- Material shown

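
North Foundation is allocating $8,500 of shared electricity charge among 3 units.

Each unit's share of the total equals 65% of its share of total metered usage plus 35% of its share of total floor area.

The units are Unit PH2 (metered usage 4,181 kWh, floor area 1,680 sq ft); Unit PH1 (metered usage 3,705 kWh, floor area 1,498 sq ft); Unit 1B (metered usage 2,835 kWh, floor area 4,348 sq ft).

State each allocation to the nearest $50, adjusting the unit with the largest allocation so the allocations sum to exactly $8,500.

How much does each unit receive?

Unit PH2: $2,800; Unit PH1: $2,500; Unit 1B: $3,200

Metered usage total 10,721; floor area total 7,526.
Combined weights (65% metered usage + 35% floor area): Unit PH2 0.3316; Unit PH1 0.2943; Unit 1B 0.3741.
Pro-rata amounts: Unit PH2 2,818.75; Unit PH1 2,501.50; Unit 1B 3,179.75.
At nearest $50: Unit PH2 $2,800; Unit PH1 $2,500; Unit 1B $3,200. Sum = $8,500.
No rounding difference to absorb.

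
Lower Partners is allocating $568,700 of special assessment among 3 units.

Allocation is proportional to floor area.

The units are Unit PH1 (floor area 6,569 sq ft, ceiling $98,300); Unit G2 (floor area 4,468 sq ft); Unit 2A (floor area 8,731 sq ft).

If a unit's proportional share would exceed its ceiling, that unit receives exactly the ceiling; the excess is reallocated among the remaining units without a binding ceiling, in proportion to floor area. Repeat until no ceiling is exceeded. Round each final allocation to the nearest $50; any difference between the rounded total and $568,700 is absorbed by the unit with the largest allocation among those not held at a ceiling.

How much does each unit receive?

Unit PH1: $98,300 · Unit G2: $159,250 · Unit 2A: $311,150

Total floor area = 19,768.
Proportional shares (ignoring caps): Unit PH1 188,981.70; Unit G2 128,538.63; Unit 2A 251,179.67.
Cap binds for Unit PH1 ($98,300); residual $470,400 reallocated over remaining floor area 13,199.
Shares after redistribution: Unit G2 159,235.34 → $159,250; Unit 2A 311,164.66 → $311,150.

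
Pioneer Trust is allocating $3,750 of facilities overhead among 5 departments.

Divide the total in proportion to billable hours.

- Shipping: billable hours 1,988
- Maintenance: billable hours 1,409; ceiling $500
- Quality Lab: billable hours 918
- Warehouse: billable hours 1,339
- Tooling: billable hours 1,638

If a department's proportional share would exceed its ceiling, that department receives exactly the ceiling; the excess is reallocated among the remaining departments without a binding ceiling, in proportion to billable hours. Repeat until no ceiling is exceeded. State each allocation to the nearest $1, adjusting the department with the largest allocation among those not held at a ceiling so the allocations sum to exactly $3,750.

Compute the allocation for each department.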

- What is being asked
Every line from the one containing "- Maintenance: billable" to the final line of the listing above should be set down exactly, with nothing added.

- Your solution
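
- Maintenance: billable hours 1,409; ceiling $500
- Quality Lab: billable hours 918
- Warehouse: billable hours 1,339
- Tooling: billable hours 1,638

If a department's proportional share would exceed its ceiling, that department receives exactly the ceiling; the excess is reallocated among the remaining departments without a binding ceiling, in proportion to billable hours. Repeat until no ceiling is exceeded. State each allocation to the nearest $1, adjusting the department with the largest allocation among those not held at a ceiling so the allocations sum to exactly $3,750.

Compute the allocation for each department.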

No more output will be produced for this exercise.